#### [Assignment]
Beginning at the first line of the data, print each line exactly, stopping after the line that contains "Request #70843: role".

--------

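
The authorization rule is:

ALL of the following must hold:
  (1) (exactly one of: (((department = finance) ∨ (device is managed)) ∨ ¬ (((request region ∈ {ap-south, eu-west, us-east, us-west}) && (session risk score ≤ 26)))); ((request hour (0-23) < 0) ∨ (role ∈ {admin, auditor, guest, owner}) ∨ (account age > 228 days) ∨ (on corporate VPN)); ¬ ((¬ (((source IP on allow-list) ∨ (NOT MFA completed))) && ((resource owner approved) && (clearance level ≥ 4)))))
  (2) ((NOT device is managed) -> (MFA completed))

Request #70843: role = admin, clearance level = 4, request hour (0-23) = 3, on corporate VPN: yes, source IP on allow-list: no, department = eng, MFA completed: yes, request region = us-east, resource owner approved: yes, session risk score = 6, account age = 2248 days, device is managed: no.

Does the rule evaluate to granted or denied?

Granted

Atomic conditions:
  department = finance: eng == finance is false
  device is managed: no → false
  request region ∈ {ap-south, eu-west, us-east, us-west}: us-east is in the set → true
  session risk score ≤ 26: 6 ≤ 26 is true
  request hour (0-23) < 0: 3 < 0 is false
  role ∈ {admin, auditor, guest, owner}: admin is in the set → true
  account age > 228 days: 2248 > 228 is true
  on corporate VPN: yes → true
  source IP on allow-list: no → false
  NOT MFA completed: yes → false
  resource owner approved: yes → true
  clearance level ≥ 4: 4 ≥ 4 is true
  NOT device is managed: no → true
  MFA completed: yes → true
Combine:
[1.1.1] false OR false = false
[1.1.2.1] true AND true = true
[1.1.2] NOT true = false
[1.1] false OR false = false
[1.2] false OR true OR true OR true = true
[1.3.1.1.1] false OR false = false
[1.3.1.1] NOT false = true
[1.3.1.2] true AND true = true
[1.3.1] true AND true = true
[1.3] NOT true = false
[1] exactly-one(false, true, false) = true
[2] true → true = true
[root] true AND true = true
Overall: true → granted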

--------

#### [Output for this exercise]
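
The authorization rule is:

ALL of the following must hold:
  (1) (exactly one of: (((department = finance) ∨ (device is managed)) ∨ ¬ (((request region ∈ {ap-south, eu-west, us-east, us-west}) && (session risk score ≤ 26)))); ((request hour (0-23) < 0) ∨ (role ∈ {admin, auditor, guest, owner}) ∨ (account age > 228 days) ∨ (on corporate VPN)); ¬ ((¬ (((source IP on allow-list) ∨ (NOT MFA completed))) && ((resource owner approved) && (clearance level ≥ 4)))))
  (2) ((NOT device is managed) -> (MFA completed))

Request #70843: role = admin, clearance level = 4, request hour (0-23) = 3, on corporate VPN: yes, source IP on allow-list: no, department = eng, MFA completed: yes, request region = us-east, resource owner approved: yes, session risk score = 6, account age = 2248 days, device is managed: no.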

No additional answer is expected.